Produce an exact copy of the lines below, starting at the first and ending with the line containing "node 2: [0, 4, 5, 7]".
───── DATASET RECORDS ─────
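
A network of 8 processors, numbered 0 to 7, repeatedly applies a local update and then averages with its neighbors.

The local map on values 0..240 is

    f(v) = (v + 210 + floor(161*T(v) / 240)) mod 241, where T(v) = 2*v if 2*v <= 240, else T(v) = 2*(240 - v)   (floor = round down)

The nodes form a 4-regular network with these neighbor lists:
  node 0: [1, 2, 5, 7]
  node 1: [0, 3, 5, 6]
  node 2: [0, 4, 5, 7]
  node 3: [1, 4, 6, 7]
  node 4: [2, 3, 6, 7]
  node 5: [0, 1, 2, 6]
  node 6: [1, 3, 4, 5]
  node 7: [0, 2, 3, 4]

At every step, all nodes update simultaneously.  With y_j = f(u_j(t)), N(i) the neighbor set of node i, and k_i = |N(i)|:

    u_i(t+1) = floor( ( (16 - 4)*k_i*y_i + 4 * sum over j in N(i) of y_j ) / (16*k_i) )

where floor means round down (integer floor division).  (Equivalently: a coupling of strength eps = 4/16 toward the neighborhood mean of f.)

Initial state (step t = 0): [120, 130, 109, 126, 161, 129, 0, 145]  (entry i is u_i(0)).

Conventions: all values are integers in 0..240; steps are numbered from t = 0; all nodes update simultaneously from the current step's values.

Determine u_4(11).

Simulating step by step:
t=0: [120, 130, 109, 126, 161, 129, 0, 145]
t=1: [21, 18, 183, 32, 203, 31, 173, 29]
t=2: [33, 29, 190, 63, 199, 61, 193, 58]
t=3: [64, 58, 199, 123, 209, 116, 199, 116]
t=4: [138, 114, 218, 54, 207, 221, 202, 215]
t=5: [56, 209, 202, 127, 211, 203, 213, 196]
t=6: [130, 198, 213, 59, 205, 213, 205, 202]
t=7: [58, 201, 205, 135, 212, 205, 213, 200]
t=8: [133, 200, 212, 57, 204, 212, 204, 200]
t=9: [58, 200, 205, 131, 213, 205, 213, 200]
t=10: [133, 200, 212, 58, 205, 212, 205, 200]
t=11: [58, 200, 205, 133, 212, 205, 212, 200]

Answer: u_4(11) = 212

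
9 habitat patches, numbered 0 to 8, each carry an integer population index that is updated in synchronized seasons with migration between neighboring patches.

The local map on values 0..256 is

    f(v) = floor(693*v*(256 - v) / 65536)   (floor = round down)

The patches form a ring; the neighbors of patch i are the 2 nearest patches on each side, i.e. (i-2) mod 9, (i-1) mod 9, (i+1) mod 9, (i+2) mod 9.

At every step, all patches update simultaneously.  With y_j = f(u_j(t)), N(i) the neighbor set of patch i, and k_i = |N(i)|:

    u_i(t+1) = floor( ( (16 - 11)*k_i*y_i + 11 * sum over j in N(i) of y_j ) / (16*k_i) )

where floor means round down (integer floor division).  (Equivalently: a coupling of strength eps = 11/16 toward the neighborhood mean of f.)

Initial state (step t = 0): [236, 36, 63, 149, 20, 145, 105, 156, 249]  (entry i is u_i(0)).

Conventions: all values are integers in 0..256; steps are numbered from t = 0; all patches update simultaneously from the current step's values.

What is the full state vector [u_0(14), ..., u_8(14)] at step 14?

Simulating step by step:
t=0: [236, 36, 63, 149, 20, 145, 105, 156, 249]
t=1: [82, 88, 99, 126, 124, 147, 121, 120, 85]
t=2: [157, 158, 163, 167, 170, 171, 168, 164, 159]
t=3: [162, 161, 159, 157, 155, 155, 156, 159, 161]
t=4: [161, 161, 162, 163, 164, 164, 163, 162, 161]
t=5: [161, 160, 160, 160, 159, 159, 160, 160, 160]
t=6: [161, 161, 162, 162, 162, 162, 162, 162, 161]
t=7: [161, 161, 161, 161, 161, 161, 161, 161, 161]
t=8: [161, 161, 161, 161, 161, 161, 161, 161, 161]
t=9: [161, 161, 161, 161, 161, 161, 161, 161, 161]
t=10: [161, 161, 161, 161, 161, 161, 161, 161, 161]
t=11: [161, 161, 161, 161, 161, 161, 161, 161, 161]
t=12: [161, 161, 161, 161, 161, 161, 161, 161, 161]
t=13: [161, 161, 161, 161, 161, 161, 161, 161, 161]
t=14: [161, 161, 161, 161, 161, 161, 161, 161, 161]

Answer: [161, 161, 161, 161, 161, 161, 161, 161, 161]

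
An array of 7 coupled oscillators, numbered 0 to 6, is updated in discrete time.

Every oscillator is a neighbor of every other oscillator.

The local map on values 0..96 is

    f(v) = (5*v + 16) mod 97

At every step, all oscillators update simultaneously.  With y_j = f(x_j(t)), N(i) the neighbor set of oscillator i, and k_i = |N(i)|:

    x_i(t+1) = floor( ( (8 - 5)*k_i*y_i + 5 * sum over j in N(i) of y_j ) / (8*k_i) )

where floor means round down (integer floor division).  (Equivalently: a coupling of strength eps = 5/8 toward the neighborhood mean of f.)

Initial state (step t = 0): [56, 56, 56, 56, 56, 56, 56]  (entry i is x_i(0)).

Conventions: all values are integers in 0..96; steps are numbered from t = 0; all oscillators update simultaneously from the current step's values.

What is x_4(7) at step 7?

Simulating step by step:
t=0: [56, 56, 56, 56, 56, 56, 56]
t=1: [5, 5, 5, 5, 5, 5, 5]
t=2: [41, 41, 41, 41, 41, 41, 41]
t=3: [27, 27, 27, 27, 27, 27, 27]
t=4: [54, 54, 54, 54, 54, 54, 54]
t=5: [92, 92, 92, 92, 92, 92, 92]
t=6: [88, 88, 88, 88, 88, 88, 88]
t=7: [68, 68, 68, 68, 68, 68, 68]

Answer: x_4(7) = 68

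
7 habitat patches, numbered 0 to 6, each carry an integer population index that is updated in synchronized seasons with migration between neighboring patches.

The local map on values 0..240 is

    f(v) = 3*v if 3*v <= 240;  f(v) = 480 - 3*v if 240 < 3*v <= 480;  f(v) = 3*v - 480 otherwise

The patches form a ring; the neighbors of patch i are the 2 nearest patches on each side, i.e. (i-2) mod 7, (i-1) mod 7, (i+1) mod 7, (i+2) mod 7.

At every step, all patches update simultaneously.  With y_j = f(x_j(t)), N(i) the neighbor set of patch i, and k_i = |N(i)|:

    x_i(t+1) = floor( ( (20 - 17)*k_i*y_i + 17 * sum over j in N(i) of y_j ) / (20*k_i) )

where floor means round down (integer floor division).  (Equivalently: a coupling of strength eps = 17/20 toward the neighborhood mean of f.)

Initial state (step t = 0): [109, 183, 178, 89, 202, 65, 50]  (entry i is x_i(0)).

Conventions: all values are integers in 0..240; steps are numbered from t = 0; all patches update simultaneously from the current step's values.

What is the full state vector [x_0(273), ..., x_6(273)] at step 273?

Simulating step by step:
t=0: [109, 183, 178, 89, 202, 65, 50]
t=1: [122, 131, 127, 126, 148, 165, 137]
t=2: [74, 94, 86, 65, 65, 70, 63]
t=3: [207, 205, 205, 204, 202, 201, 203]
t=4: [132, 134, 133, 130, 129, 130, 130]
t=5: [84, 85, 85, 86, 88, 89, 86]
t=6: [222, 224, 223, 220, 219, 220, 220]
t=7: [185, 184, 184, 183, 181, 180, 183]
t=8: [69, 71, 70, 67, 66, 67, 67]
t=9: [206, 205, 205, 204, 202, 201, 204]
t=10: [132, 134, 133, 130, 129, 130, 130]

Answer: [206, 205, 205, 204, 202, 201, 204]
Key observation: The state at step 4, [132, 134, 133, 130, 129, 130, 130], reappears at step 10: the system is in a cycle of period 6 from step 4 on.  Therefore the state at step 273 equals the state at step 4 + ((273 - 4) mod 6) = 9, which is [206, 205, 205, 204, 202, 201, 204].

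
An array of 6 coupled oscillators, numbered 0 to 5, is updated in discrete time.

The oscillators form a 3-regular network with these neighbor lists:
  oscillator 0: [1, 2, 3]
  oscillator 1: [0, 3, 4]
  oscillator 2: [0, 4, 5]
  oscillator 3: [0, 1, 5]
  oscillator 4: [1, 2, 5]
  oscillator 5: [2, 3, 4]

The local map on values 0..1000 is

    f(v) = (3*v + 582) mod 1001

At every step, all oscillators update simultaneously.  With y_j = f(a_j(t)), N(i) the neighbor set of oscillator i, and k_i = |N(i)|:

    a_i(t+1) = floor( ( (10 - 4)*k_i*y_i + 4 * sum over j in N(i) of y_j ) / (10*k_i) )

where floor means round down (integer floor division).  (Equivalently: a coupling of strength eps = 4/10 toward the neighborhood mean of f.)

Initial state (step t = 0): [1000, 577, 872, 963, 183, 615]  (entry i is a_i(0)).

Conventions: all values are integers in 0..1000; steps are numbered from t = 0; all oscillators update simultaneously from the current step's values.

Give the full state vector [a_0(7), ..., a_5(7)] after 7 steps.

Simulating step by step:
t=0: [1000, 577, 872, 963, 183, 615]
t=1: [477, 343, 268, 456, 202, 360]
t=2: [265, 518, 345, 740, 333, 599]
t=3: [432, 314, 547, 598, 498, 492]
t=4: [675, 490, 266, 418, 151, 122]
t=5: [531, 226, 439, 714, 204, 735]
t=6: [354, 300, 692, 595, 374, 712]
t=7: [586, 516, 668, 464, 668, 659]

Answer: [586, 516, 668, 464, 668, 659]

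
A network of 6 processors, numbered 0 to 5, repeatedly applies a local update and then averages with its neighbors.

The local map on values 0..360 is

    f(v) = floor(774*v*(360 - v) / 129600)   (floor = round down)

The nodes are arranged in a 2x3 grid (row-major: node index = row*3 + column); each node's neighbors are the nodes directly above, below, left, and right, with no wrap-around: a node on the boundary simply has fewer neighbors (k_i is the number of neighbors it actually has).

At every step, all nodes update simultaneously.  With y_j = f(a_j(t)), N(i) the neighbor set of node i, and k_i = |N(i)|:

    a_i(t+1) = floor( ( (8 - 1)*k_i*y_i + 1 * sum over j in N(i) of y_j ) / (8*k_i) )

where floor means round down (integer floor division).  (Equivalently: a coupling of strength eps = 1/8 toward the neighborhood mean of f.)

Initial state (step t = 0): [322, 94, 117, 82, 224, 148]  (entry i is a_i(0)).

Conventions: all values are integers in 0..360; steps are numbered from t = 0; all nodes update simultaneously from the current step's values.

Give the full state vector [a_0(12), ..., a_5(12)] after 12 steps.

Answer: [192, 192, 192, 192, 192, 192]

Derivation:
t=0: [322, 94, 117, 82, 224, 148]
t=1: [81, 148, 168, 134, 178, 185]
t=2: [140, 185, 191, 177, 192, 192]
t=3: [184, 192, 192, 192, 192, 192]
t=4: [192, 192, 192, 192, 192, 192]
t=5: [192, 192, 192, 192, 192, 192]
t=6: [192, 192, 192, 192, 192, 192]
t=7: [192, 192, 192, 192, 192, 192]
t=8: [192, 192, 192, 192, 192, 192]
t=9: [192, 192, 192, 192, 192, 192]
t=10: [192, 192, 192, 192, 192, 192]
t=11: [192, 192, 192, 192, 192, 192]
t=12: [192, 192, 192, 192, 192, 192]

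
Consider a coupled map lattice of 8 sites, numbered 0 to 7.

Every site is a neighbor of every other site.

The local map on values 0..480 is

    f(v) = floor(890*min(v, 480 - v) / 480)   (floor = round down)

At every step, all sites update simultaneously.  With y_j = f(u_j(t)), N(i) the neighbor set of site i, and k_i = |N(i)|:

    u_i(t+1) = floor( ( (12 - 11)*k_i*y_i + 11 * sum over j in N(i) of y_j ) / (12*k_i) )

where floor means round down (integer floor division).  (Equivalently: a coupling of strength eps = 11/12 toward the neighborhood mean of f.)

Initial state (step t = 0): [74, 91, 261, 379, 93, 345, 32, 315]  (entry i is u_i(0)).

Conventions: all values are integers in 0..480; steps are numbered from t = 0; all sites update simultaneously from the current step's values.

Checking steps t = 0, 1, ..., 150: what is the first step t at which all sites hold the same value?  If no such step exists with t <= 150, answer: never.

Answer: never
Key observation: The state at step 4 reappears at step 5 — the system is in a cycle of period 1 from step 4 on.  No step 0..5 is synchronized, and the cycle repeats forever, so no step up to 150 (or ever) has all sites equal.

Derivation:
t=0: [74, 91, 261, 379, 93, 345, 32, 315]  (not all equal)
t=1: [214, 212, 201, 211, 212, 208, 217, 206]  (not all equal)
t=2: [388, 388, 389, 389, 388, 389, 388, 389]  (not all equal)
t=3: [168, 168, 169, 169, 168, 169, 168, 169]  (not all equal)
t=4: [312, 312, 311, 311, 312, 311, 312, 311]  (not all equal)
t=5: [312, 312, 311, 311, 312, 311, 312, 311]  (not all equal)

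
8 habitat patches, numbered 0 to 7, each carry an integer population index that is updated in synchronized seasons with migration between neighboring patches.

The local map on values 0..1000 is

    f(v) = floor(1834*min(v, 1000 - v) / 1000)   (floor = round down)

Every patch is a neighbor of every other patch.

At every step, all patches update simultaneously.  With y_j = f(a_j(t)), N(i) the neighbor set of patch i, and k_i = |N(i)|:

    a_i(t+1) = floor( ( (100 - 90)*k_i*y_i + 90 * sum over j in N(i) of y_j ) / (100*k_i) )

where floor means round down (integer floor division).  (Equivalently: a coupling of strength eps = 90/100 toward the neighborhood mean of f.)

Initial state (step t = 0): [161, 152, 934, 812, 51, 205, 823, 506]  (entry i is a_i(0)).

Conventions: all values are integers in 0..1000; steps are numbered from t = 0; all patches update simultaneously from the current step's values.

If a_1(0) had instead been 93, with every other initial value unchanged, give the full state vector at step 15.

Simulating step by step:
t=0: [161, 93, 934, 812, 51, 205, 823, 506]
t=1: [329, 332, 334, 327, 335, 327, 328, 311]
t=2: [600, 600, 600, 600, 600, 600, 600, 601]
t=3: [732, 732, 732, 732, 732, 732, 732, 732]
t=4: [491, 491, 491, 491, 491, 491, 491, 491]
t=5: [900, 900, 900, 900, 900, 900, 900, 900]
t=6: [183, 183, 183, 183, 183, 183, 183, 183]
t=7: [335, 335, 335, 335, 335, 335, 335, 335]
t=8: [614, 614, 614, 614, 614, 614, 614, 614]
t=9: [707, 707, 707, 707, 707, 707, 707, 707]
t=10: [537, 537, 537, 537, 537, 537, 537, 537]
t=11: [849, 849, 849, 849, 849, 849, 849, 849]
t=12: [276, 276, 276, 276, 276, 276, 276, 276]
t=13: [506, 506, 506, 506, 506, 506, 506, 506]
t=14: [905, 905, 905, 905, 905, 905, 905, 905]
t=15: [174, 174, 174, 174, 174, 174, 174, 174]

Answer: [174, 174, 174, 174, 174, 174, 174, 174]
Key observation: This trace re-runs the system from the modified initial state.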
─────
_SOLVED PROBLEM_
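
A network of 8 processors, numbered 0 to 7, repeatedly applies a local update and then averages with its neighbors.

The local map on values 0..240 is

    f(v) = (v + 210 + floor(161*T(v) / 240)) mod 241, where T(v) = 2*v if 2*v <= 240, else T(v) = 2*(240 - v)   (floor = round down)

The nodes form a 4-regular network with these neighbor lists:
  node 0: [1, 2, 5, 7]
  node 1: [0, 3, 5, 6]
  node 2: [0, 4, 5, 7]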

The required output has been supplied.